■ **TASK DIRECTIONS**: Scan the material below for lines with the word "documenting" and reply with how many there are, nothing else.

■ **LISTED ENTRIES**:
....................
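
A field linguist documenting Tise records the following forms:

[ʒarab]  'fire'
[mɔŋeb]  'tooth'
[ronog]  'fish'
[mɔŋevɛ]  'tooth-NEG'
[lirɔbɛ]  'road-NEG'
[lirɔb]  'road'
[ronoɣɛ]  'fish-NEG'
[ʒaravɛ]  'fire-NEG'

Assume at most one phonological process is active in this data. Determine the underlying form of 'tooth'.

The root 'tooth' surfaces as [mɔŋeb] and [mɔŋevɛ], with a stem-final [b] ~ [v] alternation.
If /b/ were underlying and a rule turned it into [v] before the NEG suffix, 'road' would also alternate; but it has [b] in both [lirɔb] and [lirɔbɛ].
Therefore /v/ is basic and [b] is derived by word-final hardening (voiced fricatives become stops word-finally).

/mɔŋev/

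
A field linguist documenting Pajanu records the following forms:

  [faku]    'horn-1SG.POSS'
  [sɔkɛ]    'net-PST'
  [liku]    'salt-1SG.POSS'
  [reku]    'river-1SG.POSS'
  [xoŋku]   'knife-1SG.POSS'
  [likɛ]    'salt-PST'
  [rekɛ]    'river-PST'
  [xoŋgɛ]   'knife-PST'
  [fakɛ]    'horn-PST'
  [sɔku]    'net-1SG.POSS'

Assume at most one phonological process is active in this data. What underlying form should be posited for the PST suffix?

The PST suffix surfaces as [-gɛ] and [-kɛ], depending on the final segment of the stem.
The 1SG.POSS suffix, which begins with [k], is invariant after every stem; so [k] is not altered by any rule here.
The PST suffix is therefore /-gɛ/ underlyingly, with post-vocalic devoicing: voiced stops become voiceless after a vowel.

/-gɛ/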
....................
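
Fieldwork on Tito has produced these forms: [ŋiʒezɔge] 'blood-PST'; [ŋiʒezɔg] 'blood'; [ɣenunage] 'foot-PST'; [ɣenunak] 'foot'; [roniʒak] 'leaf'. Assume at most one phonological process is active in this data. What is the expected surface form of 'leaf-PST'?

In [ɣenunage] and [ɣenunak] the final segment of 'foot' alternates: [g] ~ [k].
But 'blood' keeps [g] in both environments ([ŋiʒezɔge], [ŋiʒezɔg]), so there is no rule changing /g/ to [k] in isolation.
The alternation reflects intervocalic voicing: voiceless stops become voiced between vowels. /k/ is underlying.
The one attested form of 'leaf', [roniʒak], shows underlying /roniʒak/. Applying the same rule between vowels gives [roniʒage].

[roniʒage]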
....................
■ **ANSWER BOX**: 2